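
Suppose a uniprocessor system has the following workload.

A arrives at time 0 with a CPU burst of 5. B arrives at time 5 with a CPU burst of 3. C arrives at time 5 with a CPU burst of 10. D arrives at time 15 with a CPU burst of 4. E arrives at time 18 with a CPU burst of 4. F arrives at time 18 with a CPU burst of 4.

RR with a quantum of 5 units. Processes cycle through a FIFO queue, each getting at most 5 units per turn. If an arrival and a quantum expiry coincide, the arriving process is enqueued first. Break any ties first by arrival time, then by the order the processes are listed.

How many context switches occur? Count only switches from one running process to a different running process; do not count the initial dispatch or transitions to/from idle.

Schedule: | A 0-5 | B 5-8 | C 8-18 | D 18-22 | E 22-26 | F 26-30 |
Completion: A=5  B=8  C=18  D=22  E=26  F=30

5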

———

Task requirements:
Isolate the lines above that contain the word "with" and copy them.

Your solution:
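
A arrives at time 0 with a CPU burst of 5. B arrives at time 5 with a CPU burst of 3. C arrives at time 5 with a CPU burst of 10. D arrives at time 15 with a CPU burst of 4. E arrives at time 18 with a CPU burst of 4. F arrives at time 18 with a CPU burst of 4.
RR with a quantum of 5 units. Processes cycle through a FIFO queue, each getting at most 5 units per turn. If an arrival and a quantum expiry coincide, the arriving process is enqueued first. Break any ties first by arrival time, then by the order the processes are listed.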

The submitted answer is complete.